▶ _Collected data entries_:
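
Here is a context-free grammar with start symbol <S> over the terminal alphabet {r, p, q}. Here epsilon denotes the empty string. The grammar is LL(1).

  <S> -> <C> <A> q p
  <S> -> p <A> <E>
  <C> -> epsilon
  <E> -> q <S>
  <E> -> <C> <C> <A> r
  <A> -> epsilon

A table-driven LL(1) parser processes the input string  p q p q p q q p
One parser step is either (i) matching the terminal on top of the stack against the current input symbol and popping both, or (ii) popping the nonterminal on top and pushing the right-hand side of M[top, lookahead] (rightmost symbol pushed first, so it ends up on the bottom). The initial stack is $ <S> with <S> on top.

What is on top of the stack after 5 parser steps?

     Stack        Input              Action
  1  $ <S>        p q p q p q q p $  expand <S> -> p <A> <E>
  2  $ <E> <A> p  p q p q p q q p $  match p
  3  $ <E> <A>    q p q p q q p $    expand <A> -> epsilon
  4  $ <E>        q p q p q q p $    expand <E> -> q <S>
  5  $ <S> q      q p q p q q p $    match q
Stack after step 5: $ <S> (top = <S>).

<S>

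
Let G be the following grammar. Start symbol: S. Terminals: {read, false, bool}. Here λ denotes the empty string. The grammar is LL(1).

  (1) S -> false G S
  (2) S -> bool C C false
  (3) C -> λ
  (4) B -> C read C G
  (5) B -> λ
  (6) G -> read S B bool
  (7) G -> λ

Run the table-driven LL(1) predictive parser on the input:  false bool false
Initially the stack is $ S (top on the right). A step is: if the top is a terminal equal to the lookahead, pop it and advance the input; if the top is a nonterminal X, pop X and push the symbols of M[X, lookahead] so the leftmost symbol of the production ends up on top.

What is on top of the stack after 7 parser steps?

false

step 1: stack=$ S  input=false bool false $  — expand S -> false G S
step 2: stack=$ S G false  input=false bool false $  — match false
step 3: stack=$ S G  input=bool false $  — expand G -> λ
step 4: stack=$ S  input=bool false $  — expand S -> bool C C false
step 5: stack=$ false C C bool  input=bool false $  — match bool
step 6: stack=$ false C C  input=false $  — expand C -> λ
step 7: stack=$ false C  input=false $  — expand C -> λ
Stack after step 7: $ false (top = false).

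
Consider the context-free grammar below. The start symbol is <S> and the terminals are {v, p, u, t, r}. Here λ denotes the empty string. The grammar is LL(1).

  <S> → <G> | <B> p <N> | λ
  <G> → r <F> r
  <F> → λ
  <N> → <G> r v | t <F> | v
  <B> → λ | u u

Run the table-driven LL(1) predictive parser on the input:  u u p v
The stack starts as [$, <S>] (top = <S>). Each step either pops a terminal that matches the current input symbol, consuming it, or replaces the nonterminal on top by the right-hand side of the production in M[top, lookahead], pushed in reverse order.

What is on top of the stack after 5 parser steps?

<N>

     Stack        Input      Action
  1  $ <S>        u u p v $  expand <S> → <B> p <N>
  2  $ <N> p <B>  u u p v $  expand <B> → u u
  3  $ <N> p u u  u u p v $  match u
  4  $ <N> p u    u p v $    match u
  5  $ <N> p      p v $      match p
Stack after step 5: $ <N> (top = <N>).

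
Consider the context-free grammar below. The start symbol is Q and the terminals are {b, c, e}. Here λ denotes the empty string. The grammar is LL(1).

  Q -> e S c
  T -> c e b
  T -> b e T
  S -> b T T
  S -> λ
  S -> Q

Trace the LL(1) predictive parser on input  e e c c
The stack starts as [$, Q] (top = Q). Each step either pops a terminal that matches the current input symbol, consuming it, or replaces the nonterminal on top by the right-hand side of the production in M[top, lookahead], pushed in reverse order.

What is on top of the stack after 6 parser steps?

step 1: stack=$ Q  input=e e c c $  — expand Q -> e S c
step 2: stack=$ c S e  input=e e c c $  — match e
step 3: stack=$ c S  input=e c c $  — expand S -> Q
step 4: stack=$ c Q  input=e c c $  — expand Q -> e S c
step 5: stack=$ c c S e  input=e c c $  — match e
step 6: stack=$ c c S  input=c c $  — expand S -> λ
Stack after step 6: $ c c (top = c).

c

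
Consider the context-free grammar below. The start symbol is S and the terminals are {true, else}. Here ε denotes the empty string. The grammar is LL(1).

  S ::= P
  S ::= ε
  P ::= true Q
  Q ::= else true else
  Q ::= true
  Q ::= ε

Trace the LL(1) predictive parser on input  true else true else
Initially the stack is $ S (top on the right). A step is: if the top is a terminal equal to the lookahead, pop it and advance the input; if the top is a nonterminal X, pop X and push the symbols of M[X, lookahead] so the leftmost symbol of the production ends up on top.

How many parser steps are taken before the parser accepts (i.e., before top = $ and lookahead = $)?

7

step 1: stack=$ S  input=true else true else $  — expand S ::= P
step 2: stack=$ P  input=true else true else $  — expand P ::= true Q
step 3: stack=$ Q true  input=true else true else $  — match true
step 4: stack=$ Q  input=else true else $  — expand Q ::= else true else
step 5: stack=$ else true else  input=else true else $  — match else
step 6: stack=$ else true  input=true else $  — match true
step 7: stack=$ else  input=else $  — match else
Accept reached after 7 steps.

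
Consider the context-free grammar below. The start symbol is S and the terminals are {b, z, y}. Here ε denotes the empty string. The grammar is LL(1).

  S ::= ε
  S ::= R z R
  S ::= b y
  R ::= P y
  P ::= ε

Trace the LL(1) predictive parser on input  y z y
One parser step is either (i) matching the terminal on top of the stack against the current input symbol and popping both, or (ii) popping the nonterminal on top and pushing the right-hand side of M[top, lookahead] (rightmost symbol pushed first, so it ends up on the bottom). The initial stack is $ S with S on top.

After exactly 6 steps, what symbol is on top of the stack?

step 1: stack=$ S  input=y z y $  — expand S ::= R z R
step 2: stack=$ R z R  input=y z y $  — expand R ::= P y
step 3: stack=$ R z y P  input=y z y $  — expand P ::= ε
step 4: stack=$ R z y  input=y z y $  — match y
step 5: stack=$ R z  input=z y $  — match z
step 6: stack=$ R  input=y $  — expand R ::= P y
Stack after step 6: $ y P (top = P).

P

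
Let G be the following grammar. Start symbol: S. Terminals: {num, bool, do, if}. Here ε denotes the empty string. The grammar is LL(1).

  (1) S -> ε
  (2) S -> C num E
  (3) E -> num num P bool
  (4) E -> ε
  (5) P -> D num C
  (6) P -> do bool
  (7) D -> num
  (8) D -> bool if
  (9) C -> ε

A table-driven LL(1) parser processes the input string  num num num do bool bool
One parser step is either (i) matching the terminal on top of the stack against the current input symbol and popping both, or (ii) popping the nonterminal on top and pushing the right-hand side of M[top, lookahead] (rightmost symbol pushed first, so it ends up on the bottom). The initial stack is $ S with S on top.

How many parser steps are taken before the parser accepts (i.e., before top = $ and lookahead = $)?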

▶ _The task_: Only the lines that hold the word "consuming" are wanted; each should be pulled from the records.

▶ _Output for this task_:
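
The stack starts as [$, <S>] (top = <S>). Each step either pops a terminal that matches the current input symbol, consuming it, or replaces the nonterminal on top by the right-hand side of the production in M[top, lookahead], pushed in reverse order.
The stack starts as [$, Q] (top = Q). Each step either pops a terminal that matches the current input symbol, consuming it, or replaces the nonterminal on top by the right-hand side of the production in M[top, lookahead], pushed in reverse order.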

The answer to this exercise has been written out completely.